■ Task to complete ■
Without omitting anything, retype the data that follows.
BEGIN Data to use
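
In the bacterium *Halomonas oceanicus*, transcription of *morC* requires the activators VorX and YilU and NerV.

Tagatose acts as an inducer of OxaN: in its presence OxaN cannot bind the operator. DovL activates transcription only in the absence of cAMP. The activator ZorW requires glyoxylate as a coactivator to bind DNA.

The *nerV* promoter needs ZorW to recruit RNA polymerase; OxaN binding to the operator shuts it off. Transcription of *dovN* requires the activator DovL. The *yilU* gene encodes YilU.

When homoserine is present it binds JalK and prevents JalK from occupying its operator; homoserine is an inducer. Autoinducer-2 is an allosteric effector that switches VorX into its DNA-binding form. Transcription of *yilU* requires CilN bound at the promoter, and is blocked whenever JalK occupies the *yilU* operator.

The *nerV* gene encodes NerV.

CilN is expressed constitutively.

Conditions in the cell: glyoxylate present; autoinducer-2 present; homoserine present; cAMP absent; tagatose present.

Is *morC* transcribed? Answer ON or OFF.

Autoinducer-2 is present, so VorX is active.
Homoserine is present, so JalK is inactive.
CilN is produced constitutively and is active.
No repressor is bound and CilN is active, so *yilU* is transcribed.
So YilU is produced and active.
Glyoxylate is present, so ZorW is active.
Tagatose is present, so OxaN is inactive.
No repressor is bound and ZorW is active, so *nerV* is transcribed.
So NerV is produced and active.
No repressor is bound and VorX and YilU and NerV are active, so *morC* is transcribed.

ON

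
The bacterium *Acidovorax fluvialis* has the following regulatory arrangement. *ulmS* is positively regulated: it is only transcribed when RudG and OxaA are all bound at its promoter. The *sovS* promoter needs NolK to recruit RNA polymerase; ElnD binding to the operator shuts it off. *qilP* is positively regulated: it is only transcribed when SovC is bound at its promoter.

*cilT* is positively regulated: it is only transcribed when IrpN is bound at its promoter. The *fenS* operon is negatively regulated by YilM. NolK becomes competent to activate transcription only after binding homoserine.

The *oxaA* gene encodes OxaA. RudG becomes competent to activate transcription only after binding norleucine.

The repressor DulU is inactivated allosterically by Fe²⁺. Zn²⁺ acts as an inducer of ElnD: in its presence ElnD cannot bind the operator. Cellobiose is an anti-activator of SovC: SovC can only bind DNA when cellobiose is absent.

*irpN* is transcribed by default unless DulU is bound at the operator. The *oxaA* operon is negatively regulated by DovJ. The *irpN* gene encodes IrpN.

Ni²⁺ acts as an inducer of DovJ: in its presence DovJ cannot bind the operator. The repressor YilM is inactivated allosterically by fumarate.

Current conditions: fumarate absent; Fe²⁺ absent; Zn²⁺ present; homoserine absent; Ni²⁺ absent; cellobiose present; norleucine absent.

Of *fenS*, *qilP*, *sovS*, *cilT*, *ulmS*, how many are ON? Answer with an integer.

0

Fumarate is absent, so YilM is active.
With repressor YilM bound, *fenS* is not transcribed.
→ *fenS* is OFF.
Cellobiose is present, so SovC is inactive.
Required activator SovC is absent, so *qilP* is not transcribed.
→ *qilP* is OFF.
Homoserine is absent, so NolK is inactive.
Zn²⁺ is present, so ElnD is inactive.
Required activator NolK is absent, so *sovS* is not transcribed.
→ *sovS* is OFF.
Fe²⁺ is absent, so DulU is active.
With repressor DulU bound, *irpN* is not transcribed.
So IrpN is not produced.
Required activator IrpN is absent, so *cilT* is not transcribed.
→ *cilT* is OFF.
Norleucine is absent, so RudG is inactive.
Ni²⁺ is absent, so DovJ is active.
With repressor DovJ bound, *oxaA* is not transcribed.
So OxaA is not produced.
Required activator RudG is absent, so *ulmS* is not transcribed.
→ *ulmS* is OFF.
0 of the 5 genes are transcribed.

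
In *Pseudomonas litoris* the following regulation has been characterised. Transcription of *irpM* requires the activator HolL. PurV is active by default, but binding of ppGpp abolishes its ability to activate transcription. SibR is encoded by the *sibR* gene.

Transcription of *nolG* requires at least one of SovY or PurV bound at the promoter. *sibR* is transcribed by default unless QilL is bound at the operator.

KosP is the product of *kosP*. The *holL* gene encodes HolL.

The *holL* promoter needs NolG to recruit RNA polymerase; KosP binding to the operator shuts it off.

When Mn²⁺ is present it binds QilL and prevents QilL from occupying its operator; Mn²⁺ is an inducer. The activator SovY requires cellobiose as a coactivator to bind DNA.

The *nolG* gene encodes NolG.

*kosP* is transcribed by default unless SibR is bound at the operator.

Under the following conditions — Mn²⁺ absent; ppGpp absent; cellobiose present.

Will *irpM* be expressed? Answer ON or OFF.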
END Data to use
■ Expected answer ■
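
In the bacterium *Halomonas oceanicus*, transcription of *morC* requires the activators VorX and YilU and NerV.

Tagatose acts as an inducer of OxaN: in its presence OxaN cannot bind the operator. DovL activates transcription only in the absence of cAMP. The activator ZorW requires glyoxylate as a coactivator to bind DNA.

The *nerV* promoter needs ZorW to recruit RNA polymerase; OxaN binding to the operator shuts it off. Transcription of *dovN* requires the activator DovL. The *yilU* gene encodes YilU.

When homoserine is present it binds JalK and prevents JalK from occupying its operator; homoserine is an inducer. Autoinducer-2 is an allosteric effector that switches VorX into its DNA-binding form. Transcription of *yilU* requires CilN bound at the promoter, and is blocked whenever JalK occupies the *yilU* operator.

The *nerV* gene encodes NerV.

CilN is expressed constitutively.

Conditions in the cell: glyoxylate present; autoinducer-2 present; homoserine present; cAMP absent; tagatose present.

Is *morC* transcribed? Answer ON or OFF.

Autoinducer-2 is present, so VorX is active.
Homoserine is present, so JalK is inactive.
CilN is produced constitutively and is active.
No repressor is bound and CilN is active, so *yilU* is transcribed.
So YilU is produced and active.
Glyoxylate is present, so ZorW is active.
Tagatose is present, so OxaN is inactive.
No repressor is bound and ZorW is active, so *nerV* is transcribed.
So NerV is produced and active.
No repressor is bound and VorX and YilU and NerV are active, so *morC* is transcribed.

ON

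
The bacterium *Acidovorax fluvialis* has the following regulatory arrangement. *ulmS* is positively regulated: it is only transcribed when RudG and OxaA are all bound at its promoter. The *sovS* promoter needs NolK to recruit RNA polymerase; ElnD binding to the operator shuts it off. *qilP* is positively regulated: it is only transcribed when SovC is bound at its promoter.

*cilT* is positively regulated: it is only transcribed when IrpN is bound at its promoter. The *fenS* operon is negatively regulated by YilM. NolK becomes competent to activate transcription only after binding homoserine.

The *oxaA* gene encodes OxaA. RudG becomes competent to activate transcription only after binding norleucine.

The repressor DulU is inactivated allosterically by Fe²⁺. Zn²⁺ acts as an inducer of ElnD: in its presence ElnD cannot bind the operator. Cellobiose is an anti-activator of SovC: SovC can only bind DNA when cellobiose is absent.

*irpN* is transcribed by default unless DulU is bound at the operator. The *oxaA* operon is negatively regulated by DovJ. The *irpN* gene encodes IrpN.

Ni²⁺ acts as an inducer of DovJ: in its presence DovJ cannot bind the operator. The repressor YilM is inactivated allosterically by fumarate.

Current conditions: fumarate absent; Fe²⁺ absent; Zn²⁺ present; homoserine absent; Ni²⁺ absent; cellobiose present; norleucine absent.

Of *fenS*, *qilP*, *sovS*, *cilT*, *ulmS*, how many are ON? Answer with an integer.

0

Fumarate is absent, so YilM is active.
With repressor YilM bound, *fenS* is not transcribed.
→ *fenS* is OFF.
Cellobiose is present, so SovC is inactive.
Required activator SovC is absent, so *qilP* is not transcribed.
→ *qilP* is OFF.
Homoserine is absent, so NolK is inactive.
Zn²⁺ is present, so ElnD is inactive.
Required activator NolK is absent, so *sovS* is not transcribed.
→ *sovS* is OFF.
Fe²⁺ is absent, so DulU is active.
With repressor DulU bound, *irpN* is not transcribed.
So IrpN is not produced.
Required activator IrpN is absent, so *cilT* is not transcribed.
→ *cilT* is OFF.
Norleucine is absent, so RudG is inactive.
Ni²⁺ is absent, so DovJ is active.
With repressor DovJ bound, *oxaA* is not transcribed.
So OxaA is not produced.
Required activator RudG is absent, so *ulmS* is not transcribed.
→ *ulmS* is OFF.
0 of the 5 genes are transcribed.

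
In *Pseudomonas litoris* the following regulation has been characterised. Transcription of *irpM* requires the activator HolL. PurV is active by default, but binding of ppGpp abolishes its ability to activate transcription. SibR is encoded by the *sibR* gene.

Transcription of *nolG* requires at least one of SovY or PurV bound at the promoter. *sibR* is transcribed by default unless QilL is bound at the operator.

KosP is the product of *kosP*. The *holL* gene encodes HolL.

The *holL* promoter needs NolG to recruit RNA polymerase; KosP binding to the operator shuts it off.

When Mn²⁺ is present it binds QilL and prevents QilL from occupying its operator; Mn²⁺ is an inducer. The activator SovY requires cellobiose as a coactivator to bind DNA.

The *nolG* gene encodes NolG.

*kosP* is transcribed by default unless SibR is bound at the operator.

Under the following conditions — Mn²⁺ absent; ppGpp absent; cellobiose present.

Will *irpM* be expressed? Answer ON or OFF.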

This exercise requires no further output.